■ Your goal
Of the records that follow, copy only the lines from the line containing "Let b = 9. What" to the line containing "Answer: $-56480139632$", both included, exactly as written.
Start of Task material
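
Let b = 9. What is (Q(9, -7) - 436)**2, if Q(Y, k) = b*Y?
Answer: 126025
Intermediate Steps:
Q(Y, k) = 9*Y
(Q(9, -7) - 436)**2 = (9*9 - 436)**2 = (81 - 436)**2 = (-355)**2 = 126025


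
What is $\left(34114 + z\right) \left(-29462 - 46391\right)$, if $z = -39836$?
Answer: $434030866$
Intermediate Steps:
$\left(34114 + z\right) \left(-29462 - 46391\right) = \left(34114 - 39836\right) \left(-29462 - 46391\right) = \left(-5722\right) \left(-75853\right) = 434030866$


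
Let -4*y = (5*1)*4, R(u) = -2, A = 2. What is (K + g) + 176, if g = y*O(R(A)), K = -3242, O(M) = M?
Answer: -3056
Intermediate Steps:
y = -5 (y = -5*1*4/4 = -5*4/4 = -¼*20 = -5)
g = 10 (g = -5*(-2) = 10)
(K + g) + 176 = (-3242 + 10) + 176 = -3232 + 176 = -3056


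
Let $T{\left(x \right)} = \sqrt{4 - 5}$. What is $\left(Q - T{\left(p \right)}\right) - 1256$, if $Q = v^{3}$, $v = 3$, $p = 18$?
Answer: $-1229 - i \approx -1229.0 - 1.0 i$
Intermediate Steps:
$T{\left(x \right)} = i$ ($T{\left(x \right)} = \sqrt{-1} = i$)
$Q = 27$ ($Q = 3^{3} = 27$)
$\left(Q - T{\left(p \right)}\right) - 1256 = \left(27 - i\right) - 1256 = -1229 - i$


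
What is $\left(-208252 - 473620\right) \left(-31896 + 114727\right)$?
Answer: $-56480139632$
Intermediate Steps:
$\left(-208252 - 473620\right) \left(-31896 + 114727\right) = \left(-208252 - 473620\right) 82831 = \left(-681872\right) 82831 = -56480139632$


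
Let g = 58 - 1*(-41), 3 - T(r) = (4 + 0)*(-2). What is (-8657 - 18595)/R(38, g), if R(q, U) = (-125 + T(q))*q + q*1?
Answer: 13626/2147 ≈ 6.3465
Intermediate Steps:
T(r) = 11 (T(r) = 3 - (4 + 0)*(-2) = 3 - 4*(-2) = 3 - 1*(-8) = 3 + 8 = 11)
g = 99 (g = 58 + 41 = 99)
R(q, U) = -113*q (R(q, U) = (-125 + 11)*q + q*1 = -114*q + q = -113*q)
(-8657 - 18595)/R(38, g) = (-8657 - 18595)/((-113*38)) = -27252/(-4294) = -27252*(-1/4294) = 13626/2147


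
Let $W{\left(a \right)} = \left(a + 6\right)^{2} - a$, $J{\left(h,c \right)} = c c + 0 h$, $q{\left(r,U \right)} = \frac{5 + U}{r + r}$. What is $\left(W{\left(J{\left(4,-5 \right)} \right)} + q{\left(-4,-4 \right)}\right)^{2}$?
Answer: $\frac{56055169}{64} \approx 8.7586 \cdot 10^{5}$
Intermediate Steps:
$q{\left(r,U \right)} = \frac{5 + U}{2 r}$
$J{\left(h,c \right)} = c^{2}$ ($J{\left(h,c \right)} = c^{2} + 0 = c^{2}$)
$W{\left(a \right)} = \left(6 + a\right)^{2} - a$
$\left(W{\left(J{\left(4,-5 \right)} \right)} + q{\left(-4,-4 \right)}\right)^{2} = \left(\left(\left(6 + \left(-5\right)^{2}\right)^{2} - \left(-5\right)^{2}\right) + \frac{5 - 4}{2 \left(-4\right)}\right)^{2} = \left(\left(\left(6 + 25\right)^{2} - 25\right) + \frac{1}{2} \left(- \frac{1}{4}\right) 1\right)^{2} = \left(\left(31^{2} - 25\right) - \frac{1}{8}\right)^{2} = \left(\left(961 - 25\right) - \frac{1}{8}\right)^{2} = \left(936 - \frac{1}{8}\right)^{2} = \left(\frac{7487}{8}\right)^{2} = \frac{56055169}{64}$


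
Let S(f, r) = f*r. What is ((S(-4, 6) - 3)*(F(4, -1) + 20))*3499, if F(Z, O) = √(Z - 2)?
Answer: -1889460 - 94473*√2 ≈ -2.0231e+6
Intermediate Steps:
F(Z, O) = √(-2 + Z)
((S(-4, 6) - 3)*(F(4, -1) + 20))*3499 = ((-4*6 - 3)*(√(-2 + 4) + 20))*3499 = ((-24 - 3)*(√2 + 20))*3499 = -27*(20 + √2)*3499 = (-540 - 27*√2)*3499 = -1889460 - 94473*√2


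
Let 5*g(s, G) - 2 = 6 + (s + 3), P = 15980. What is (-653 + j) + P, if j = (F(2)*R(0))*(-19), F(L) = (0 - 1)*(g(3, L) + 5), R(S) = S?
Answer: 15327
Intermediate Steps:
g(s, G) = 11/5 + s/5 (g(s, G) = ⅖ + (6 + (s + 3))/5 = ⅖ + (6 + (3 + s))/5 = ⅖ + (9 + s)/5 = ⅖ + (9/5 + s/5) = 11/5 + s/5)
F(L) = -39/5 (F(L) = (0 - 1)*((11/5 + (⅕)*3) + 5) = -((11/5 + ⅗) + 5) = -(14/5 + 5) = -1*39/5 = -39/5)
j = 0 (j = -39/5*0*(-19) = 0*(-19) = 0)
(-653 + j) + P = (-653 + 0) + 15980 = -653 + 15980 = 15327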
End of Task material
Start of Task material
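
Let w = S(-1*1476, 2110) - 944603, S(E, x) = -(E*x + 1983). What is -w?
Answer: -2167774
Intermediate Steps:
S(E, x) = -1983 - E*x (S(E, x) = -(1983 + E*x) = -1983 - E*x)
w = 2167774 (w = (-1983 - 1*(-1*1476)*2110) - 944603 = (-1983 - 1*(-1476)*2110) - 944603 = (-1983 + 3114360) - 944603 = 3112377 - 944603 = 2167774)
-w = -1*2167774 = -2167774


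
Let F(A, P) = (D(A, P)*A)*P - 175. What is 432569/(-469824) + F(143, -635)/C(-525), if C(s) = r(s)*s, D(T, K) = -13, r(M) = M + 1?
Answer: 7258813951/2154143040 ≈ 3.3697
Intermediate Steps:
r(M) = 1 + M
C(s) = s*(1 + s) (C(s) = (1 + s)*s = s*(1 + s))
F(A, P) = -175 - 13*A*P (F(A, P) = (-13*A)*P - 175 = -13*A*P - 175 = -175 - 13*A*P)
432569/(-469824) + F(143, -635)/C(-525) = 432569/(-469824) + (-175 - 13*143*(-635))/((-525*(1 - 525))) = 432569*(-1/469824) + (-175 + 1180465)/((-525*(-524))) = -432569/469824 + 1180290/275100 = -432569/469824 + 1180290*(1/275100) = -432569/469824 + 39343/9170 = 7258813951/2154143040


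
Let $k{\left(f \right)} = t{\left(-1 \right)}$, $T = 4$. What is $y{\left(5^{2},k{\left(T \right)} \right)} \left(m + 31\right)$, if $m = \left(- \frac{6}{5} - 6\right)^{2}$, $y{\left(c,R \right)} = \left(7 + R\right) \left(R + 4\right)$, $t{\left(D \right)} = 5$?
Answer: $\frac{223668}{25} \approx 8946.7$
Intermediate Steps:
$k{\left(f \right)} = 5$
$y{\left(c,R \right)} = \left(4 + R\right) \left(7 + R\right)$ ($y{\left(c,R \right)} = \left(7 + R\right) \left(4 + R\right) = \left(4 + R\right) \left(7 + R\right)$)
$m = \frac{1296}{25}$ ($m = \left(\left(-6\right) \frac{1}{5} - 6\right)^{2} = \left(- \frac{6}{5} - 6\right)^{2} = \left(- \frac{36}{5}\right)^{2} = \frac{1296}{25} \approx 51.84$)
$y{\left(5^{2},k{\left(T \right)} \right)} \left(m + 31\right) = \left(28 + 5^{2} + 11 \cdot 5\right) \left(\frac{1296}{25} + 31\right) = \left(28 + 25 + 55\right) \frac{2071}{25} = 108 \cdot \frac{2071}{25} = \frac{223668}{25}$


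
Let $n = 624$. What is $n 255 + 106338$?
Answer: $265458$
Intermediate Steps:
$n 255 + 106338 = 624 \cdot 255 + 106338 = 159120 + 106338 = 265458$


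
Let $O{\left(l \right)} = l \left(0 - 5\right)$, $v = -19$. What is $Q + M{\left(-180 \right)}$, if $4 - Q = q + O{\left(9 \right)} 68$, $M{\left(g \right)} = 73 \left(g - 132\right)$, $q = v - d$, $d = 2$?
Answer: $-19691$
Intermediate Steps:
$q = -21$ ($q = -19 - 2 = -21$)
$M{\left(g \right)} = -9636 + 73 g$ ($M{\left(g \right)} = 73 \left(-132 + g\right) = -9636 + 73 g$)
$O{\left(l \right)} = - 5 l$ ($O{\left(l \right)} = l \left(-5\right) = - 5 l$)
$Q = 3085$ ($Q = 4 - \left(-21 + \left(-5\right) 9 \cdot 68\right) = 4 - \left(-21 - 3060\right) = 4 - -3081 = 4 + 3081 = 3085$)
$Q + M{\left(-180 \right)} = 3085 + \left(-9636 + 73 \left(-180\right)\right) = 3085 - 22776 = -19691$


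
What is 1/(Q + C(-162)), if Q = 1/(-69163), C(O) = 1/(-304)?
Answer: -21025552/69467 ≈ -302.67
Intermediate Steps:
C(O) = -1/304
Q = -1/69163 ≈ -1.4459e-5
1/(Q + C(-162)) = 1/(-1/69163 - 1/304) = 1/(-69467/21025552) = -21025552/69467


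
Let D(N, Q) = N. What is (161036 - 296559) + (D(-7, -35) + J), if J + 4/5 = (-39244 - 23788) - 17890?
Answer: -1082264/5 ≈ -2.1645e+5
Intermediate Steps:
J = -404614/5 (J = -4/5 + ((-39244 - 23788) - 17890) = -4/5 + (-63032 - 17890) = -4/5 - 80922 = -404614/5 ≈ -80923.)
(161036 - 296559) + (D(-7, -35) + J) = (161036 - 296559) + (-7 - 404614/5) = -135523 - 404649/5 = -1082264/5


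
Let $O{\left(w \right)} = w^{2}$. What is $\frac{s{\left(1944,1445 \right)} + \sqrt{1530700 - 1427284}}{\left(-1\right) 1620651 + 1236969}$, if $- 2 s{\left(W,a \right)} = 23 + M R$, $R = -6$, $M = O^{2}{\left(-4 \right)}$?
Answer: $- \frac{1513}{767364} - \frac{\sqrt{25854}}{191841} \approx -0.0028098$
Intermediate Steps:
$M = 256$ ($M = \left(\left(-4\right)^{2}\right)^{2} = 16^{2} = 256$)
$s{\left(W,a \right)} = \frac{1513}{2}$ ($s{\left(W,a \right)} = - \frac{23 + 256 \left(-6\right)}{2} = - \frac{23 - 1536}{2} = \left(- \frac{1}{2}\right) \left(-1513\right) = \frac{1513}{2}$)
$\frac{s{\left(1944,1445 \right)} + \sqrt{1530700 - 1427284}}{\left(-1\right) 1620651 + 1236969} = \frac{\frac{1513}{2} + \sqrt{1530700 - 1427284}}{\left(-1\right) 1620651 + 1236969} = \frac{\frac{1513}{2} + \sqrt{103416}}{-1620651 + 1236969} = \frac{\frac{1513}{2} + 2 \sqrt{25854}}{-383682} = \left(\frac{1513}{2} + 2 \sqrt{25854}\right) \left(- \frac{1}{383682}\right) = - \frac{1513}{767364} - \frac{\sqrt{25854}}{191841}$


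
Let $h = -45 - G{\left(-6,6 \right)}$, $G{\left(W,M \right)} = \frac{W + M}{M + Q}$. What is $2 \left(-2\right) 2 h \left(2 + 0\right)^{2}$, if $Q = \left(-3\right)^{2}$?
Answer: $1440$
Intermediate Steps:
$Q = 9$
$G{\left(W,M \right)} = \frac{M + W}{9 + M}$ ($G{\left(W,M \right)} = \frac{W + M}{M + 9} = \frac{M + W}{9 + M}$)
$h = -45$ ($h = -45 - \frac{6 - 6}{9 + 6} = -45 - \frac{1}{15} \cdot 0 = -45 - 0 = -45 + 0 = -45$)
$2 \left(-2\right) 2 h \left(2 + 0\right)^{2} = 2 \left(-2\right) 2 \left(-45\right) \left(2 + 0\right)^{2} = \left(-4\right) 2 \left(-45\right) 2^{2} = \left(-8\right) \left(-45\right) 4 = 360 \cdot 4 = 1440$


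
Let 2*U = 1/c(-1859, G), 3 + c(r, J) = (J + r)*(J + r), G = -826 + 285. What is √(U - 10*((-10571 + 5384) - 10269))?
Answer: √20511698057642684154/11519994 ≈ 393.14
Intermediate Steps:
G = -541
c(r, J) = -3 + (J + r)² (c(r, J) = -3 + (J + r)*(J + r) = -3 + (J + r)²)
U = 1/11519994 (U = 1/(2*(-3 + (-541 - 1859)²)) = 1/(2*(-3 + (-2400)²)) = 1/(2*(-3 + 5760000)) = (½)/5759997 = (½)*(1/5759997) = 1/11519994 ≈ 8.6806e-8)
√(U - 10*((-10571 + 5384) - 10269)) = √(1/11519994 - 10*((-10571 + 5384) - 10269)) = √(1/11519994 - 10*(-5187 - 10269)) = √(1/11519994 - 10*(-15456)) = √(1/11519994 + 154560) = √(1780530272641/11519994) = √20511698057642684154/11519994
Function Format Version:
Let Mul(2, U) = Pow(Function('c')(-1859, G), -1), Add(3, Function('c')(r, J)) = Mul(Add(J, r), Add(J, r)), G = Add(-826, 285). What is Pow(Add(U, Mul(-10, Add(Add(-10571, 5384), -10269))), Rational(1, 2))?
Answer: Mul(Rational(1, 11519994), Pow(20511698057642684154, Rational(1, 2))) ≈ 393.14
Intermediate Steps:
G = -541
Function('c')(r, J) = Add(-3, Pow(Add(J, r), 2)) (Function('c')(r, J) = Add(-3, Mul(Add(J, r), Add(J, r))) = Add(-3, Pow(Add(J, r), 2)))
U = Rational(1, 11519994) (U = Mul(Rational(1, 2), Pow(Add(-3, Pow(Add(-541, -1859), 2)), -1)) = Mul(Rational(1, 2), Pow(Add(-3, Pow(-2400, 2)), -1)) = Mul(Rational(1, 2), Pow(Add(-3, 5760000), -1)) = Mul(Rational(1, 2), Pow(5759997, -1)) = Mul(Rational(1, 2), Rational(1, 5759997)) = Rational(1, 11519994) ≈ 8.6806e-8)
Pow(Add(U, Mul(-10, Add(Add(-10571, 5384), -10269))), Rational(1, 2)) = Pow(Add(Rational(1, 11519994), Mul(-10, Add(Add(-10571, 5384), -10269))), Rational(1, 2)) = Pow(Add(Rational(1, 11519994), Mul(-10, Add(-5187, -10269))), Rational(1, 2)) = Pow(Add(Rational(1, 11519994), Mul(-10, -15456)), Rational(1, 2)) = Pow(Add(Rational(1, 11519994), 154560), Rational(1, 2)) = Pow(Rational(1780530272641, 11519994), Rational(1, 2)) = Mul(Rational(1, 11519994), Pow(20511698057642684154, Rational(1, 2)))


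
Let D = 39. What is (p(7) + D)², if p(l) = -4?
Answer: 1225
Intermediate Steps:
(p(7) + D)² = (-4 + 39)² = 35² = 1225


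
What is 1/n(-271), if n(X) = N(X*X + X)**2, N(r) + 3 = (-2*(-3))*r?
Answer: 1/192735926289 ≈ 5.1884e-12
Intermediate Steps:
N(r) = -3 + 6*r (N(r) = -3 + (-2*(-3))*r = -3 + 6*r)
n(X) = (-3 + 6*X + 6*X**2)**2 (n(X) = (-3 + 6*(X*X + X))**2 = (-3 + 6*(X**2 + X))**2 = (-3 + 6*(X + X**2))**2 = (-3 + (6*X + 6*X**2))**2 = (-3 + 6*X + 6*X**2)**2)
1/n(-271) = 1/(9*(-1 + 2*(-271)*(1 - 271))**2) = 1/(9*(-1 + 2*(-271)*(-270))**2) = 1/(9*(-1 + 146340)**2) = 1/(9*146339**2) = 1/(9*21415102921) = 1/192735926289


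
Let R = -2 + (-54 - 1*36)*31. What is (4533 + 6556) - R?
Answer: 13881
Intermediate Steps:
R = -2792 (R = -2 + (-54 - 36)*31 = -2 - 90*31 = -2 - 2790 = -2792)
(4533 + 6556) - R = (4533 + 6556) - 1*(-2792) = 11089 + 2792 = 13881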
End of Task material
Start of Task material
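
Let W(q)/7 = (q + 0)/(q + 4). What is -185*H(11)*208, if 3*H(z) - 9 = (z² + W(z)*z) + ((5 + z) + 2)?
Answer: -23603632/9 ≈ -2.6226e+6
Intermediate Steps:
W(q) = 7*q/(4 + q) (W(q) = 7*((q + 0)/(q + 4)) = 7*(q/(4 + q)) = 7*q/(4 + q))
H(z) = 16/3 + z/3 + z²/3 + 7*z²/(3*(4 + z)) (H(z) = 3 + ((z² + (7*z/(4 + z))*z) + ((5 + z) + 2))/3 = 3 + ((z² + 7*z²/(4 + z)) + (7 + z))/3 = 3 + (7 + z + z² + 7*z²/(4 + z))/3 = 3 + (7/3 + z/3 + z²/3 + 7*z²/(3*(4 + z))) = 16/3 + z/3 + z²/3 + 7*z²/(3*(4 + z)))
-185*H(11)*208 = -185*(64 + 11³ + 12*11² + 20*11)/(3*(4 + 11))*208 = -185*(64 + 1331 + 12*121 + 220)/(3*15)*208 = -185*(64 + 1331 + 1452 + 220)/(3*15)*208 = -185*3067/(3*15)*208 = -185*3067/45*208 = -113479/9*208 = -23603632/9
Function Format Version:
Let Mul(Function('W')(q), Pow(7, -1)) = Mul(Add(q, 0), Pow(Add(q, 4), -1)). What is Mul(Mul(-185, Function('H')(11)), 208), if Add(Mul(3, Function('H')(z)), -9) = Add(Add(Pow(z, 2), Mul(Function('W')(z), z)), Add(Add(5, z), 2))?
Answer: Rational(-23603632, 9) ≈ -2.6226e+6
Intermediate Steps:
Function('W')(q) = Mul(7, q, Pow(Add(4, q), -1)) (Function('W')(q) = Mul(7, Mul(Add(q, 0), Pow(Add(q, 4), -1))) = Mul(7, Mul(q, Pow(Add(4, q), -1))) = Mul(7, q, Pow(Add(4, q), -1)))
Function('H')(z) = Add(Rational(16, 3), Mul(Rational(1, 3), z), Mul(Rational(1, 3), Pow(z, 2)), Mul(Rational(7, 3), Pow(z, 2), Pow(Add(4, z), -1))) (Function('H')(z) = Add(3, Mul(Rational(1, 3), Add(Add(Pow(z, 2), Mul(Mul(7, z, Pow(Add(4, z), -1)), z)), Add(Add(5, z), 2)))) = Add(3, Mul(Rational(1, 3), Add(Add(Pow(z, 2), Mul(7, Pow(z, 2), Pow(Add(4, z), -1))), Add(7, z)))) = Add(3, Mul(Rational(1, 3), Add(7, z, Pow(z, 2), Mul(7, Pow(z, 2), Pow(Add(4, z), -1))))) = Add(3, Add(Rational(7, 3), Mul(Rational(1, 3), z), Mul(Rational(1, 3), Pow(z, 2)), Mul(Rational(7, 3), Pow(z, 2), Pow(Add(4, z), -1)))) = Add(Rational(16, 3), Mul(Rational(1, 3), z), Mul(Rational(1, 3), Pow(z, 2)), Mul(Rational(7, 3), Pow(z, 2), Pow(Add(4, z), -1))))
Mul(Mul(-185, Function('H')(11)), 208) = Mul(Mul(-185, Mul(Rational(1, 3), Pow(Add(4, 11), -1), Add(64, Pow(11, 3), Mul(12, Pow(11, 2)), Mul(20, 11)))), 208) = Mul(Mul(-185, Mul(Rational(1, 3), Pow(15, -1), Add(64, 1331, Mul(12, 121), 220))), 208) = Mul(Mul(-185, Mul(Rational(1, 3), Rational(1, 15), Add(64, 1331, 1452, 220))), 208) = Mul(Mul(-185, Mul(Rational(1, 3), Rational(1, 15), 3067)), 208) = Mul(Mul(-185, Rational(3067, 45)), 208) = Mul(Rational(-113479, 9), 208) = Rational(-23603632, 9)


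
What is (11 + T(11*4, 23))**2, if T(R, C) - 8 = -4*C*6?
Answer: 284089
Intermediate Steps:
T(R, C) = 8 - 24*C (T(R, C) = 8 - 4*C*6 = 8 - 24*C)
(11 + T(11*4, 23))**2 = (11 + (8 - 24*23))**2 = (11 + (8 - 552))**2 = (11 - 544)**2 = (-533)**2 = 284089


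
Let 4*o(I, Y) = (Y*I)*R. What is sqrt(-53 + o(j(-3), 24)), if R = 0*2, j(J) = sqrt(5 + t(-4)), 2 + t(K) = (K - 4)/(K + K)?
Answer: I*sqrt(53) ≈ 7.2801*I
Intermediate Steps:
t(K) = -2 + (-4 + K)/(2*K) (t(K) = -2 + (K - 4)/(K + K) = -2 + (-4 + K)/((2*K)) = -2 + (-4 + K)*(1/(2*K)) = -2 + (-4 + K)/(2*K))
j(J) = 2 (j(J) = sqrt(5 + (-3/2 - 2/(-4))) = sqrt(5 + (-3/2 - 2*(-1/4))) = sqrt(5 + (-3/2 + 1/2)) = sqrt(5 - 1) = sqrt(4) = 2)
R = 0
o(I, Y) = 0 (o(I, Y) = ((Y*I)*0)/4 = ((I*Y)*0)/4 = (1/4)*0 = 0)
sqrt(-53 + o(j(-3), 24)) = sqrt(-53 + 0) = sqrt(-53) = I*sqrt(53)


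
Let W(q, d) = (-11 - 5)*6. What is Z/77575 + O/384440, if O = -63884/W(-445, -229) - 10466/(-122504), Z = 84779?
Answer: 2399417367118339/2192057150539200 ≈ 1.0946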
End of Task material
■ Answer to this problem
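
Let b = 9. What is (Q(9, -7) - 436)**2, if Q(Y, k) = b*Y?
Answer: 126025
Intermediate Steps:
Q(Y, k) = 9*Y
(Q(9, -7) - 436)**2 = (9*9 - 436)**2 = (81 - 436)**2 = (-355)**2 = 126025


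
What is $\left(34114 + z\right) \left(-29462 - 46391\right)$, if $z = -39836$?
Answer: $434030866$
Intermediate Steps:
$\left(34114 + z\right) \left(-29462 - 46391\right) = \left(34114 - 39836\right) \left(-29462 - 46391\right) = \left(-5722\right) \left(-75853\right) = 434030866$


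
Let -4*y = (5*1)*4, R(u) = -2, A = 2. What is (K + g) + 176, if g = y*O(R(A)), K = -3242, O(M) = M?
Answer: -3056
Intermediate Steps:
y = -5 (y = -5*1*4/4 = -5*4/4 = -¼*20 = -5)
g = 10 (g = -5*(-2) = 10)
(K + g) + 176 = (-3242 + 10) + 176 = -3232 + 176 = -3056


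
Let $T{\left(x \right)} = \sqrt{4 - 5}$. What is $\left(Q - T{\left(p \right)}\right) - 1256$, if $Q = v^{3}$, $v = 3$, $p = 18$?
Answer: $-1229 - i \approx -1229.0 - 1.0 i$
Intermediate Steps:
$T{\left(x \right)} = i$ ($T{\left(x \right)} = \sqrt{-1} = i$)
$Q = 27$ ($Q = 3^{3} = 27$)
$\left(Q - T{\left(p \right)}\right) - 1256 = \left(27 - i\right) - 1256 = -1229 - i$


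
What is $\left(-208252 - 473620\right) \left(-31896 + 114727\right)$?
Answer: $-56480139632$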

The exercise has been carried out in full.